## [Problem requirements]
Look through the lines of the material and count those containing "inflection". Give that count alone.

## [Task data]
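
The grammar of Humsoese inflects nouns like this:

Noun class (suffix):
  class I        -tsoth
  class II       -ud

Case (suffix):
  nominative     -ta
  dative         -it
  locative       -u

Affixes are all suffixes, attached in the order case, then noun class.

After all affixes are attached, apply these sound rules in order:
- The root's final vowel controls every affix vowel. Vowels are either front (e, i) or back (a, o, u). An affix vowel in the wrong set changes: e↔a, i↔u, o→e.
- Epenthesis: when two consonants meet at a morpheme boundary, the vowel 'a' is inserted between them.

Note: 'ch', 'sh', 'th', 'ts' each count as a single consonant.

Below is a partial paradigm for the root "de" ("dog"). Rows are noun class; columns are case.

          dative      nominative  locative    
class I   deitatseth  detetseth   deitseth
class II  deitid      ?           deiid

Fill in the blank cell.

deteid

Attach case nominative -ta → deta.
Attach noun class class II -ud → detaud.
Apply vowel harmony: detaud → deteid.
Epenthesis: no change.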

---

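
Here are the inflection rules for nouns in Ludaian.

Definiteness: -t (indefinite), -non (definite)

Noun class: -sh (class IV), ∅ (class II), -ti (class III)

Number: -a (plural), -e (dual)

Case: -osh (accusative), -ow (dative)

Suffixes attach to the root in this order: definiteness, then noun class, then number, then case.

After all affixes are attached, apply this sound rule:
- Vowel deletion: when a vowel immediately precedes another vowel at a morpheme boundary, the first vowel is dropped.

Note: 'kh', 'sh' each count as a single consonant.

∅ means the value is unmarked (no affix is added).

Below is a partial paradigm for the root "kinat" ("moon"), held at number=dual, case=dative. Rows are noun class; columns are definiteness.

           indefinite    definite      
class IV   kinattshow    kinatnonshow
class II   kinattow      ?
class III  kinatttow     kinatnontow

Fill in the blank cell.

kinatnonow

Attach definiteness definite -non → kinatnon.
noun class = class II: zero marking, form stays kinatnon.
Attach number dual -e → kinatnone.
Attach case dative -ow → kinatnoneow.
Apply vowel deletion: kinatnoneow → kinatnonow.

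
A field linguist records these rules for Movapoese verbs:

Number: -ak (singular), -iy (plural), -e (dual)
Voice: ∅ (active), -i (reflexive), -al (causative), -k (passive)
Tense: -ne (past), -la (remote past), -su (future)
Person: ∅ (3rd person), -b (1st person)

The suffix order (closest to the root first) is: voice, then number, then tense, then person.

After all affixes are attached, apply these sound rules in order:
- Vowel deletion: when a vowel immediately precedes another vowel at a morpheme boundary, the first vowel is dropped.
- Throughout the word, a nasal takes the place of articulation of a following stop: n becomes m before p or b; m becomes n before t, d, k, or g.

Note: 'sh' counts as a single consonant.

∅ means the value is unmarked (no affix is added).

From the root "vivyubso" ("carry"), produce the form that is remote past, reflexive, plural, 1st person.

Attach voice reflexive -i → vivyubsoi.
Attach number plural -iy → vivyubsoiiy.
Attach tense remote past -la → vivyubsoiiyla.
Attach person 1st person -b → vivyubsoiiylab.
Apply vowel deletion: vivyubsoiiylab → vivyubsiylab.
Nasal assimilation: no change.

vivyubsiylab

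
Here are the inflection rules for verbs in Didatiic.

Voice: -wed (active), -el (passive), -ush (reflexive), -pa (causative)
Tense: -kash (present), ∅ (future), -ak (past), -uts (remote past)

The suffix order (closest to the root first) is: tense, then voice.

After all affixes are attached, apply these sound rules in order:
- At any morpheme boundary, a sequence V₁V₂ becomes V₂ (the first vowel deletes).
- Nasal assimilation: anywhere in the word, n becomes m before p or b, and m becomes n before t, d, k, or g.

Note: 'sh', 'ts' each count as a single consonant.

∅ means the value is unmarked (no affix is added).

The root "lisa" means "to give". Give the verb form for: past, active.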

## [Answer to the exercise]
2